▶ [What to work on]: The data should be restated word for word, in full.

▶ [Input data]:
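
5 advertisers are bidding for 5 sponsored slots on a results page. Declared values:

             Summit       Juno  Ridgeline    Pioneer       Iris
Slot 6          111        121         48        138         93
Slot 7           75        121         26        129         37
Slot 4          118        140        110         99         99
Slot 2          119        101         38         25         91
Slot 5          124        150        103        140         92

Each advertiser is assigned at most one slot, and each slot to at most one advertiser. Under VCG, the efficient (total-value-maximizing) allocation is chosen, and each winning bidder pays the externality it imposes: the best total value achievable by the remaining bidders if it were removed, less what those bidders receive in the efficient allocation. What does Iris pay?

Efficient allocation: Summit→Slot 2 ($119), Juno→Slot 5 ($150), Ridgeline→Slot 4 ($110), Pioneer→Slot 7 ($129), Iris→Slot 6 ($93); total welfare W = $601.
Iris receives Slot 6 at value $93, so the others get W − 93 = $508.
Without Iris: best allocation of the remaining 4 bidders over all 5 slots is Summit→Slot 2 ($119), Juno→Slot 5 ($150), Ridgeline→Slot 4 ($110), Pioneer→Slot 6 ($138), total $517.
VCG payment = (others' best without Iris) − (others' welfare with Iris) = 517 − 508 = $9.

Iris pays $9.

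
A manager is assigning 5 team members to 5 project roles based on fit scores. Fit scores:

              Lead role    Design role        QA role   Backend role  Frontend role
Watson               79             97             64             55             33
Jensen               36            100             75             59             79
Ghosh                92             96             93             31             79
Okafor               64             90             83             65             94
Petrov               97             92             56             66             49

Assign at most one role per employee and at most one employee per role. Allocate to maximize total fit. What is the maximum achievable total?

Max total: 440 pts

Optimal: Watson→Design role (97 pts), Jensen→Backend role (59 pts), Ghosh→QA role (93 pts), Okafor→Frontend role (94 pts), Petrov→Lead role (97 pts) — total 97+59+93+94+97 = 440 pts.
Max-entry greedy (repeatedly take the single best remaining cell) gives 439 pts, worse by 1.
Next-best assignment: Watson→Backend role, Jensen→Design role, Ghosh→QA role, Okafor→Frontend role, Petrov→Lead role = 439 pts.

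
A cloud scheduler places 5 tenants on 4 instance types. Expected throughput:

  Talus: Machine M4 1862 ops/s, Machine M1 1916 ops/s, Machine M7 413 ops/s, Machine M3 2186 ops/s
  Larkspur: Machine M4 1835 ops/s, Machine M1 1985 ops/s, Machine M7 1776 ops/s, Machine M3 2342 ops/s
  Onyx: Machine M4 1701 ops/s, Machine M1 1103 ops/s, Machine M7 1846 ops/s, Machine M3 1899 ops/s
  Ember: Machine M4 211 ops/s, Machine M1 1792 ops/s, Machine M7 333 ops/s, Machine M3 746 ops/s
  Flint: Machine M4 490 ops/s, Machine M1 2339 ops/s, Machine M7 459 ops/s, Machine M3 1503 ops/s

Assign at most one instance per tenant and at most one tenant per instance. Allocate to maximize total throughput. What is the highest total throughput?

Maximum total: 8389 ops/s

This is a one-to-one assignment (maximum-weight bipartite matching).
Optimal: Talus→Machine M4 (1862 ops/s), Flint→Machine M1 (2339 ops/s), Onyx→Machine M7 (1846 ops/s), Larkspur→Machine M3 (2342 ops/s) — total 1862+2339+1846+2342 = 8389 ops/s.
Row-greedy (each tenant in turn takes its best remaining instance) gives 6228 ops/s, worse by 2161.
Swapping Larkspur↔Flint (Larkspur→Machine M1 1985 ops/s, Flint→Machine M3 1503 ops/s) loses 1193.
Every other assignment is strictly worse.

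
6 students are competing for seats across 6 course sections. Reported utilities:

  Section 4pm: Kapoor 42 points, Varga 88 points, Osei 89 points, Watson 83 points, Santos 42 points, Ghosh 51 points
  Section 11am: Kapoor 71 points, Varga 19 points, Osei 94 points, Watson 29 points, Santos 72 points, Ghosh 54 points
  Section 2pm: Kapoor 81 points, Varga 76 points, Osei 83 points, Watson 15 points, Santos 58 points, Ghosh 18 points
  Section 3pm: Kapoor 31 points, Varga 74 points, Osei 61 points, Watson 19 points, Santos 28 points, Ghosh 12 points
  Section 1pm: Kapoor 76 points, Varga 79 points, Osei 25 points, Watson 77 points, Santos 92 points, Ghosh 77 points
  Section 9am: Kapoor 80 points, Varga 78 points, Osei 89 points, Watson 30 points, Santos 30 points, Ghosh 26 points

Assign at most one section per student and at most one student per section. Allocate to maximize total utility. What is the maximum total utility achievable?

Maximum total: 476 points

Treat this as an assignment problem: match each student to one section.
Optimal: Kapoor→Section 2pm (81 points), Varga→Section 3pm (74 points), Osei→Section 9am (89 points), Watson→Section 4pm (83 points), Santos→Section 11am (72 points), Ghosh→Section 1pm (77 points) — total 81+74+89+83+72+77 = 476 points.
Column-greedy (each section in turn goes to its best remaining student) gives 419 points, worse by 57.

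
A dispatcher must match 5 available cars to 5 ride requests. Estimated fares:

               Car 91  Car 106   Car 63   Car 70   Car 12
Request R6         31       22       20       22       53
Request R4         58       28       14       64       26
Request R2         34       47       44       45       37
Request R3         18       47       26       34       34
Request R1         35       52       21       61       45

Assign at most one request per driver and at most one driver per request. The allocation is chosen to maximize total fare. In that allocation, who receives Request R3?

Optimal: Car 91→Request R4 ($58), Car 106→Request R3 ($47), Car 63→Request R2 ($44), Car 70→Request R1 ($61), Car 12→Request R6 ($53) — total 58+47+44+61+53 = $263.
Checked against all permutations: $263 is optimal.
Car 106's own top request is Request R1 ($52), but forcing Car 106→Request R1 and reassigning the rest optimally gives only $241 — worse by 22.

Car 106 receives Request R3.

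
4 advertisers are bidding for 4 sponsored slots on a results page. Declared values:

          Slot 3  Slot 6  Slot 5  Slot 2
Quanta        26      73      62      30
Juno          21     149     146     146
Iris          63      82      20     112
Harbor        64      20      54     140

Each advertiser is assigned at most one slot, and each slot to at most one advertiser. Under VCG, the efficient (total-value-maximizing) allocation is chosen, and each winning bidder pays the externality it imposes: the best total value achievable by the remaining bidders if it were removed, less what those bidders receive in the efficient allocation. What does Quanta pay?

Quanta pays $19.

Efficient allocation: Quanta→Slot 6 ($73), Juno→Slot 5 ($146), Iris→Slot 3 ($63), Harbor→Slot 2 ($140); total welfare W = $422.
Quanta receives Slot 6 at value $73, so the others get W − 73 = $349.
Without Quanta: best allocation of the remaining 3 bidders over all 4 slots is Juno→Slot 5 ($146), Iris→Slot 6 ($82), Harbor→Slot 2 ($140), total $368.
VCG payment = (others' best without Quanta) − (others' welfare with Quanta) = 368 − 349 = $19.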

▶ [Reply]:
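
5 advertisers are bidding for 5 sponsored slots on a results page. Declared values:

             Summit       Juno  Ridgeline    Pioneer       Iris
Slot 6          111        121         48        138         93
Slot 7           75        121         26        129         37
Slot 4          118        140        110         99         99
Slot 2          119        101         38         25         91
Slot 5          124        150        103        140         92

Each advertiser is assigned at most one slot, and each slot to at most one advertiser. Under VCG, the efficient (total-value-maximizing) allocation is chosen, and each winning bidder pays the externality it imposes: the best total value achievable by the remaining bidders if it were removed, less what those bidders receive in the efficient allocation. What does Iris pay?

Efficient allocation: Summit→Slot 2 ($119), Juno→Slot 5 ($150), Ridgeline→Slot 4 ($110), Pioneer→Slot 7 ($129), Iris→Slot 6 ($93); total welfare W = $601.
Iris receives Slot 6 at value $93, so the others get W − 93 = $508.
Without Iris: best allocation of the remaining 4 bidders over all 5 slots is Summit→Slot 2 ($119), Juno→Slot 5 ($150), Ridgeline→Slot 4 ($110), Pioneer→Slot 6 ($138), total $517.
VCG payment = (others' best without Iris) − (others' welfare with Iris) = 517 − 508 = $9.

Iris pays $9.

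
A manager is assigning 5 team members to 5 project roles based on fit scores. Fit scores:

              Lead role    Design role        QA role   Backend role  Frontend role
Watson               79             97             64             55             33
Jensen               36            100             75             59             79
Ghosh                92             96             93             31             79
Okafor               64             90             83             65             94
Petrov               97             92             56             66             49

Assign at most one role per employee and at most one employee per role. Allocate to maximize total fit. What is the maximum achievable total?

Max total: 440 pts

Optimal: Watson→Design role (97 pts), Jensen→Backend role (59 pts), Ghosh→QA role (93 pts), Okafor→Frontend role (94 pts), Petrov→Lead role (97 pts) — total 97+59+93+94+97 = 440 pts.
Max-entry greedy (repeatedly take the single best remaining cell) gives 439 pts, worse by 1.
Next-best assignment: Watson→Backend role, Jensen→Design role, Ghosh→QA role, Okafor→Frontend role, Petrov→Lead role = 439 pts.

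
A cloud scheduler places 5 tenants on 4 instance types. Expected throughput:

  Talus: Machine M4 1862 ops/s, Machine M1 1916 ops/s, Machine M7 413 ops/s, Machine M3 2186 ops/s
  Larkspur: Machine M4 1835 ops/s, Machine M1 1985 ops/s, Machine M7 1776 ops/s, Machine M3 2342 ops/s
  Onyx: Machine M4 1701 ops/s, Machine M1 1103 ops/s, Machine M7 1846 ops/s, Machine M3 1899 ops/s
  Ember: Machine M4 211 ops/s, Machine M1 1792 ops/s, Machine M7 333 ops/s, Machine M3 746 ops/s
  Flint: Machine M4 490 ops/s, Machine M1 2339 ops/s, Machine M7 459 ops/s, Machine M3 1503 ops/s

Assign at most one instance per tenant and at most one tenant per instance. Allocate to maximize total throughput. What is the highest total throughput?

Maximum total: 8389 ops/s

This is a one-to-one assignment (maximum-weight bipartite matching).
Optimal: Talus→Machine M4 (1862 ops/s), Flint→Machine M1 (2339 ops/s), Onyx→Machine M7 (1846 ops/s), Larkspur→Machine M3 (2342 ops/s) — total 1862+2339+1846+2342 = 8389 ops/s.
Row-greedy (each tenant in turn takes its best remaining instance) gives 6228 ops/s, worse by 2161.
Swapping Larkspur↔Flint (Larkspur→Machine M1 1985 ops/s, Flint→Machine M3 1503 ops/s) loses 1193.
Every other assignment is strictly worse.

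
6 students are competing for seats across 6 course sections. Reported utilities:

  Section 4pm: Kapoor 42 points, Varga 88 points, Osei 89 points, Watson 83 points, Santos 42 points, Ghosh 51 points
  Section 11am: Kapoor 71 points, Varga 19 points, Osei 94 points, Watson 29 points, Santos 72 points, Ghosh 54 points
  Section 2pm: Kapoor 81 points, Varga 76 points, Osei 83 points, Watson 15 points, Santos 58 points, Ghosh 18 points
  Section 3pm: Kapoor 31 points, Varga 74 points, Osei 61 points, Watson 19 points, Santos 28 points, Ghosh 12 points
  Section 1pm: Kapoor 76 points, Varga 79 points, Osei 25 points, Watson 77 points, Santos 92 points, Ghosh 77 points
  Section 9am: Kapoor 80 points, Varga 78 points, Osei 89 points, Watson 30 points, Santos 30 points, Ghosh 26 points

Assign at most one section per student and at most one student per section. Allocate to maximize total utility. What is the maximum total utility achievable?

Maximum total: 476 points

Treat this as an assignment problem: match each student to one section.
Optimal: Kapoor→Section 2pm (81 points), Varga→Section 3pm (74 points), Osei→Section 9am (89 points), Watson→Section 4pm (83 points), Santos→Section 11am (72 points), Ghosh→Section 1pm (77 points) — total 81+74+89+83+72+77 = 476 points.
Column-greedy (each section in turn goes to its best remaining student) gives 419 points, worse by 57.

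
A dispatcher must match 5 available cars to 5 ride requests. Estimated fares:

               Car 91  Car 106   Car 63   Car 70   Car 12
Request R6         31       22       20       22       53
Request R4         58       28       14       64       26
Request R2         34       47       44       45       37
Request R3         18       47       26       34       34
Request R1         35       52       21       61       45

Assign at most one request per driver and at most one driver per request. The allocation is chosen to maximize total fare. In that allocation, who receives Request R3?

Optimal: Car 91→Request R4 ($58), Car 106→Request R3 ($47), Car 63→Request R2 ($44), Car 70→Request R1 ($61), Car 12→Request R6 ($53) — total 58+47+44+61+53 = $263.
Checked against all permutations: $263 is optimal.
Car 106's own top request is Request R1 ($52), but forcing Car 106→Request R1 and reassigning the rest optimally gives only $241 — worse by 22.

Car 106 receives Request R3.

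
4 advertisers are bidding for 4 sponsored slots on a results page. Declared values:

          Slot 3  Slot 6  Slot 5  Slot 2
Quanta        26      73      62      30
Juno          21     149     146     146
Iris          63      82      20     112
Harbor        64      20      54     140

Each advertiser is assigned at most one slot, and each slot to at most one advertiser. Under VCG, the efficient (total-value-maximizing) allocation is chosen, and each winning bidder pays the externality it imposes: the best total value achievable by the remaining bidders if it were removed, less what those bidders receive in the efficient allocation. What does Quanta pay?

Quanta pays $19.

Efficient allocation: Quanta→Slot 6 ($73), Juno→Slot 5 ($146), Iris→Slot 3 ($63), Harbor→Slot 2 ($140); total welfare W = $422.
Quanta receives Slot 6 at value $73, so the others get W − 73 = $349.
Without Quanta: best allocation of the remaining 3 bidders over all 4 slots is Juno→Slot 5 ($146), Iris→Slot 6 ($82), Harbor→Slot 2 ($140), total $368.
VCG payment = (others' best without Quanta) − (others' welfare with Quanta) = 368 − 349 = $19.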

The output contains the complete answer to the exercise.